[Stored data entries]
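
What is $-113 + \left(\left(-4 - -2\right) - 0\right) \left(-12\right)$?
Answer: $-89$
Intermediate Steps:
$-113 + \left(\left(-4 - -2\right) - 0\right) \left(-12\right) = -113 + \left(\left(-4 + 2\right) + 0\right) \left(-12\right) = -113 + \left(-2 + 0\right) \left(-12\right) = -113 - -24 = -113 + 24 = -89$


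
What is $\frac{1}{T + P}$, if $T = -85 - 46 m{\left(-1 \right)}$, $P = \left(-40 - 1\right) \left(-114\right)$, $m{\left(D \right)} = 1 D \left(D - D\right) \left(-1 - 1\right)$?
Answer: $\frac{1}{4589} \approx 0.00021791$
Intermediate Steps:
$m{\left(D \right)} = 0$ ($m{\left(D \right)} = D 0 \left(-2\right) = D 0 = 0$)
$P = 4674$ ($P = \left(-41\right) \left(-114\right) = 4674$)
$T = -85$ ($T = -85 - 0 = -85 + 0 = -85$)
$\frac{1}{T + P} = \frac{1}{-85 + 4674} = \frac{1}{4589}$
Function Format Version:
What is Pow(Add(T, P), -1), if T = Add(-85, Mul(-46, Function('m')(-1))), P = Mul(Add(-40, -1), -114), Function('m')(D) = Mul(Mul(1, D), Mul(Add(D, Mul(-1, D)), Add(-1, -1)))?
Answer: Rational(1, 4589) ≈ 0.00021791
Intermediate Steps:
Function('m')(D) = 0 (Function('m')(D) = Mul(D, Mul(0, -2)) = Mul(D, 0) = 0)
P = 4674 (P = Mul(-41, -114) = 4674)
T = -85 (T = Add(-85, Mul(-46, 0)) = Add(-85, 0) = -85)
Pow(Add(T, P), -1) = Pow(Add(-85, 4674), -1) = Pow(4589, -1) = Rational(1, 4589)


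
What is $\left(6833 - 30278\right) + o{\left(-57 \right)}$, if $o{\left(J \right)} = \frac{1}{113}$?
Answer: $- \frac{2649284}{113} \approx -23445.0$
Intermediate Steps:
$o{\left(J \right)} = \frac{1}{113}$
$\left(6833 - 30278\right) + o{\left(-57 \right)} = \left(6833 - 30278\right) + \frac{1}{113} = -23445 + \frac{1}{113} = - \frac{2649284}{113}$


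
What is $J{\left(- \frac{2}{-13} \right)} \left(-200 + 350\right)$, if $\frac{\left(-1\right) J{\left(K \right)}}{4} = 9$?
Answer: $-5400$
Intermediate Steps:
$J{\left(K \right)} = -36$ ($J{\left(K \right)} = \left(-4\right) 9 = -36$)
$J{\left(- \frac{2}{-13} \right)} \left(-200 + 350\right) = - 36 \left(-200 + 350\right) = \left(-36\right) 150 = -5400$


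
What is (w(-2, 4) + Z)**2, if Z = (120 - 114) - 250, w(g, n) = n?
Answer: 57600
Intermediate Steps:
Z = -244 (Z = 6 - 250 = -244)
(w(-2, 4) + Z)**2 = (4 - 244)**2 = (-240)**2 = 57600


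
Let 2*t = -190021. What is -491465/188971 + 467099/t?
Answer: -269925001023/35908458391 ≈ -7.5170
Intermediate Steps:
t = -190021/2 (t = (1/2)*(-190021) = -190021/2 ≈ -95011.)
-491465/188971 + 467099/t = -491465/188971 + 467099/(-190021/2) = -491465*1/188971 + 467099*(-2/190021) = -491465/188971 - 934198/190021 = -269925001023/35908458391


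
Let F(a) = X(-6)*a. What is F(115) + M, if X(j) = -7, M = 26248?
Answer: 25443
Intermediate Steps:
F(a) = -7*a
F(115) + M = -7*115 + 26248 = -805 + 26248 = 25443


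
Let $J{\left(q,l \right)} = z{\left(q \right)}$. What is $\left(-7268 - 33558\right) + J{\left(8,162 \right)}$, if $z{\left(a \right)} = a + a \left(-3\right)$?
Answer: $-40842$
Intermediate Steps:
$z{\left(a \right)} = - 2 a$ ($z{\left(a \right)} = a - 3 a = - 2 a$)
$J{\left(q,l \right)} = - 2 q$
$\left(-7268 - 33558\right) + J{\left(8,162 \right)} = \left(-7268 - 33558\right) - 16 = -40826 - 16 = -40842$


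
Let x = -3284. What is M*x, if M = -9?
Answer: 29556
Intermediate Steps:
M*x = -9*(-3284) = 29556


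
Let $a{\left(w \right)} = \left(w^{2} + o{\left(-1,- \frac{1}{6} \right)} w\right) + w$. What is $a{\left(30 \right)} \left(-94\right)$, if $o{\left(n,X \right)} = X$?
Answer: $-86950$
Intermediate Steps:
$a{\left(w \right)} = w^{2} + \frac{5 w}{6}$ ($a{\left(w \right)} = \left(w^{2} + - \frac{1}{6} w\right) + w = \left(w^{2} + \left(-1\right) \frac{1}{6} w\right) + w = \left(w^{2} - \frac{w}{6}\right) + w = w^{2} + \frac{5 w}{6}$)
$a{\left(30 \right)} \left(-94\right) = \frac{1}{6} \cdot 30 \left(5 + 6 \cdot 30\right) \left(-94\right) = \frac{1}{6} \cdot 30 \left(5 + 180\right) \left(-94\right) = \frac{1}{6} \cdot 30 \cdot 185 \left(-94\right) = 925 \left(-94\right) = -86950$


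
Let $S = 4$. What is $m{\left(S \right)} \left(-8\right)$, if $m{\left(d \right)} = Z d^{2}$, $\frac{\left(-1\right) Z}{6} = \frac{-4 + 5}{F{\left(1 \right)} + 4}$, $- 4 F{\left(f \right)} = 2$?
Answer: $\frac{1536}{7} \approx 219.43$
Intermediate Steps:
$F{\left(f \right)} = - \frac{1}{2}$ ($F{\left(f \right)} = \left(- \frac{1}{4}\right) 2 = - \frac{1}{2}$)
$Z = - \frac{12}{7}$ ($Z = - 6 \frac{-4 + 5}{- \frac{1}{2} + 4} = - 6 \cdot 1 \frac{1}{\frac{7}{2}} = - 6 \cdot 1 \cdot \frac{2}{7} = \left(-6\right) \frac{2}{7} = - \frac{12}{7} \approx -1.7143$)
$m{\left(d \right)} = - \frac{12 d^{2}}{7}$
$m{\left(S \right)} \left(-8\right) = - \frac{12 \cdot 4^{2}}{7} \left(-8\right) = \left(- \frac{12}{7}\right) 16 \left(-8\right) = \left(- \frac{192}{7}\right) \left(-8\right) = \frac{1536}{7}$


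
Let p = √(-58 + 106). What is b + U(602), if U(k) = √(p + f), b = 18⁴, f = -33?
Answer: 104976 + √(-33 + 4*√3) ≈ 1.0498e+5 + 5.1061*I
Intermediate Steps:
b = 104976
p = 4*√3 (p = √48 = 4*√3 ≈ 6.9282)
U(k) = √(-33 + 4*√3) (U(k) = √(4*√3 - 33) = √(-33 + 4*√3))
b + U(602) = 104976 + √(-33 + 4*√3)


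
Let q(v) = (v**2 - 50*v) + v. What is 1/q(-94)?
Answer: 1/13442 ≈ 7.4394e-5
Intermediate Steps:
q(v) = v**2 - 49*v
1/q(-94) = 1/(-94*(-49 - 94)) = 1/(-94*(-143)) = 1/13442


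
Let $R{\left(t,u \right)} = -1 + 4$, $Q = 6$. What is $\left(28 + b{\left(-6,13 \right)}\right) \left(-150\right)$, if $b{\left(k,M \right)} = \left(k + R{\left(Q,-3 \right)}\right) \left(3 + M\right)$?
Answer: $3000$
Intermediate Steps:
$R{\left(t,u \right)} = 3$
$b{\left(k,M \right)} = \left(3 + M\right) \left(3 + k\right)$ ($b{\left(k,M \right)} = \left(k + 3\right) \left(3 + M\right) = \left(3 + k\right) \left(3 + M\right) = \left(3 + M\right) \left(3 + k\right)$)
$\left(28 + b{\left(-6,13 \right)}\right) \left(-150\right) = \left(28 + \left(9 + 3 \cdot 13 + 3 \left(-6\right) + 13 \left(-6\right)\right)\right) \left(-150\right) = \left(28 + \left(9 + 39 - 18 - 78\right)\right) \left(-150\right) = \left(28 - 48\right) \left(-150\right) = \left(-20\right) \left(-150\right) = 3000$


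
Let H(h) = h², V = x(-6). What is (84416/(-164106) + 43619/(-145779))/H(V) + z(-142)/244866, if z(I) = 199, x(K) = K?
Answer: -127631659706917/5857980390681084 ≈ -0.021788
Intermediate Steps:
V = -6
(84416/(-164106) + 43619/(-145779))/H(V) + z(-142)/244866 = (84416/(-164106) + 43619/(-145779))/((-6)²) + 199/244866 = (84416*(-1/164106) + 43619*(-1/145779))/36 + 199*(1/244866) = (-42208/82053 - 43619/145779)*(1/36) + 199/244866 = -3244036613/3987201429*1/36 + 199/244866 = -3244036613/143539251444 + 199/244866 = -127631659706917/5857980390681084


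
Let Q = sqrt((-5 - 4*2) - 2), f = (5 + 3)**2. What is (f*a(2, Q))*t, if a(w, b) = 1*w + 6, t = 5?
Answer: 2560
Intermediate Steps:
f = 64 (f = 8**2 = 64)
Q = I*sqrt(15) (Q = sqrt((-5 - 8) - 2) = sqrt(-13 - 2) = sqrt(-15) = I*sqrt(15) ≈ 3.873*I)
a(w, b) = 6 + w (a(w, b) = w + 6 = 6 + w)
(f*a(2, Q))*t = (64*(6 + 2))*5 = (64*8)*5 = 512*5 = 2560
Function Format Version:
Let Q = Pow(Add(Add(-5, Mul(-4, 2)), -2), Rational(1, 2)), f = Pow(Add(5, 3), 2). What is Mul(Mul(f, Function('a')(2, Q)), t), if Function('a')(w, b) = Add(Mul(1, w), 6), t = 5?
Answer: 2560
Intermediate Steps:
f = 64 (f = Pow(8, 2) = 64)
Q = Mul(I, Pow(15, Rational(1, 2))) (Q = Pow(Add(Add(-5, -8), -2), Rational(1, 2)) = Pow(Add(-13, -2), Rational(1, 2)) = Pow(-15, Rational(1, 2)) = Mul(I, Pow(15, Rational(1, 2))) ≈ Mul(3.8730, I))
Function('a')(w, b) = Add(6, w) (Function('a')(w, b) = Add(w, 6) = Add(6, w))
Mul(Mul(f, Function('a')(2, Q)), t) = Mul(Mul(64, Add(6, 2)), 5) = Mul(Mul(64, 8), 5) = Mul(512, 5) = 2560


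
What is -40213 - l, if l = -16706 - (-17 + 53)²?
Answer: -22211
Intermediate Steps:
l = -18002 (l = -16706 - 1*36² = -16706 - 1*1296 = -16706 - 1296 = -18002)
-40213 - l = -40213 - 1*(-18002) = -40213 + 18002 = -22211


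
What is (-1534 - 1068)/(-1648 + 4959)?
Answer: -2602/3311 ≈ -0.78586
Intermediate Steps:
(-1534 - 1068)/(-1648 + 4959) = -2602/3311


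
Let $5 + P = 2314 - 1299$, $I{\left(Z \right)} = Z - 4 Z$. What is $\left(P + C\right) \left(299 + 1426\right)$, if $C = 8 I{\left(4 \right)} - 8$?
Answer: $1562850$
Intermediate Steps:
$I{\left(Z \right)} = - 3 Z$
$P = 1010$ ($P = -5 + \left(2314 - 1299\right) = -5 + 1015 = 1010$)
$C = -104$ ($C = 8 \left(\left(-3\right) 4\right) - 8 = 8 \left(-12\right) - 8 = -96 - 8 = -104$)
$\left(P + C\right) \left(299 + 1426\right) = \left(1010 - 104\right) \left(299 + 1426\right) = 906 \cdot 1725 = 1562850$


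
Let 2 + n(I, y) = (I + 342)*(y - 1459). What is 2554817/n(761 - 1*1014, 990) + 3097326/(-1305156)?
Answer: -577287735945/9080187818 ≈ -63.577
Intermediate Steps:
n(I, y) = -2 + (-1459 + y)*(342 + I) (n(I, y) = -2 + (I + 342)*(y - 1459) = -2 + (342 + I)*(-1459 + y) = -2 + (-1459 + y)*(342 + I))
2554817/n(761 - 1*1014, 990) + 3097326/(-1305156) = 2554817/(-498980 - 1459*(761 - 1*1014) + 342*990 + (761 - 1*1014)*990) + 3097326/(-1305156) = 2554817/(-498980 - 1459*(761 - 1014) + 338580 + (761 - 1014)*990) + 3097326*(-1/1305156) = 2554817/(-498980 - 1459*(-253) + 338580 - 253*990) - 516221/217526 = 2554817/(-498980 + 369127 + 338580 - 250470) - 516221/217526 = 2554817/(-41743) - 516221/217526 = 2554817*(-1/41743) - 516221/217526 = -2554817/41743 - 516221/217526 = -577287735945/9080187818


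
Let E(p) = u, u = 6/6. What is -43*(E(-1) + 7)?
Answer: -344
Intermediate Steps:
u = 1 (u = 6*(1/6) = 1)
E(p) = 1
-43*(E(-1) + 7) = -43*(1 + 7) = -43*8 = -344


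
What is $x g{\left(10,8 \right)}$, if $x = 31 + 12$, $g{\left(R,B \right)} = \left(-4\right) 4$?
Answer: $-688$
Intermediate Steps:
$g{\left(R,B \right)} = -16$
$x = 43$
$x g{\left(10,8 \right)} = 43 \left(-16\right) = -688$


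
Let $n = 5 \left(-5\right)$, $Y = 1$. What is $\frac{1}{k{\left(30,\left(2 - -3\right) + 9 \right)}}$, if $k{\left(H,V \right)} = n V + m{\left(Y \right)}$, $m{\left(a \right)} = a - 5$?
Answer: $- \frac{1}{354} \approx -0.0028249$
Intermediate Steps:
$n = -25$
$m{\left(a \right)} = -5 + a$
$k{\left(H,V \right)} = -4 - 25 V$ ($k{\left(H,V \right)} = - 25 V + \left(-5 + 1\right) = - 25 V - 4 = -4 - 25 V$)
$\frac{1}{k{\left(30,\left(2 - -3\right) + 9 \right)}} = \frac{1}{-4 - 25 \left(\left(2 - -3\right) + 9\right)} = \frac{1}{-4 - 25 \left(\left(2 + 3\right) + 9\right)} = \frac{1}{-4 - 25 \left(5 + 9\right)} = \frac{1}{-4 - 350} = \frac{1}{-354} = - \frac{1}{354}$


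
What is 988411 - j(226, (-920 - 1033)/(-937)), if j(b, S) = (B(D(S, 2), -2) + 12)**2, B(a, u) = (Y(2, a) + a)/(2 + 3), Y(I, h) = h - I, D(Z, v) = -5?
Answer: 24707971/25 ≈ 9.8832e+5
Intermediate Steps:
B(a, u) = -2/5 + 2*a/5 (B(a, u) = ((a - 1*2) + a)/(2 + 3) = ((a - 2) + a)/5 = ((-2 + a) + a)*(1/5) = (-2 + 2*a)*(1/5) = -2/5 + 2*a/5)
j(b, S) = 2304/25 (j(b, S) = ((-2/5 + (2/5)*(-5)) + 12)**2 = ((-2/5 - 2) + 12)**2 = (-12/5 + 12)**2 = (48/5)**2 = 2304/25)
988411 - j(226, (-920 - 1033)/(-937)) = 988411 - 1*2304/25 = 988411 - 2304/25 = 24707971/25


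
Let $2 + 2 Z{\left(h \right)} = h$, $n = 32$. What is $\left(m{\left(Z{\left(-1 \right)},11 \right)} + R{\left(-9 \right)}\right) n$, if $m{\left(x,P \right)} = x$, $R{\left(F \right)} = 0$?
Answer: $-48$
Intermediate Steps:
$Z{\left(h \right)} = -1 + \frac{h}{2}$
$\left(m{\left(Z{\left(-1 \right)},11 \right)} + R{\left(-9 \right)}\right) n = \left(\left(-1 + \frac{1}{2} \left(-1\right)\right) + 0\right) 32 = \left(\left(-1 - \frac{1}{2}\right) + 0\right) 32 = \left(- \frac{3}{2} + 0\right) 32 = \left(- \frac{3}{2}\right) 32 = -48$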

Task statement: Among the lines above, repeat exactly those from the line with "Answer: 57600" to the line with "Answer: $-86950$", counting both ends.

Solution for this problem:
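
Answer: 57600
Intermediate Steps:
Z = -244 (Z = 6 - 250 = -244)
(w(-2, 4) + Z)**2 = (4 - 244)**2 = (-240)**2 = 57600


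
Let 2*t = -190021. What is -491465/188971 + 467099/t?
Answer: -269925001023/35908458391 ≈ -7.5170
Intermediate Steps:
t = -190021/2 (t = (1/2)*(-190021) = -190021/2 ≈ -95011.)
-491465/188971 + 467099/t = -491465/188971 + 467099/(-190021/2) = -491465*1/188971 + 467099*(-2/190021) = -491465/188971 - 934198/190021 = -269925001023/35908458391


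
Let F(a) = X(-6)*a. What is F(115) + M, if X(j) = -7, M = 26248?
Answer: 25443
Intermediate Steps:
F(a) = -7*a
F(115) + M = -7*115 + 26248 = -805 + 26248 = 25443


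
Let $J{\left(q,l \right)} = z{\left(q \right)}$. What is $\left(-7268 - 33558\right) + J{\left(8,162 \right)}$, if $z{\left(a \right)} = a + a \left(-3\right)$?
Answer: $-40842$
Intermediate Steps:
$z{\left(a \right)} = - 2 a$ ($z{\left(a \right)} = a - 3 a = - 2 a$)
$J{\left(q,l \right)} = - 2 q$
$\left(-7268 - 33558\right) + J{\left(8,162 \right)} = \left(-7268 - 33558\right) - 16 = -40826 - 16 = -40842$


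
Let x = -3284. What is M*x, if M = -9?
Answer: 29556
Intermediate Steps:
M*x = -9*(-3284) = 29556


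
Let $a{\left(w \right)} = \left(w^{2} + o{\left(-1,- \frac{1}{6} \right)} w\right) + w$. What is $a{\left(30 \right)} \left(-94\right)$, if $o{\left(n,X \right)} = X$?
Answer: $-86950$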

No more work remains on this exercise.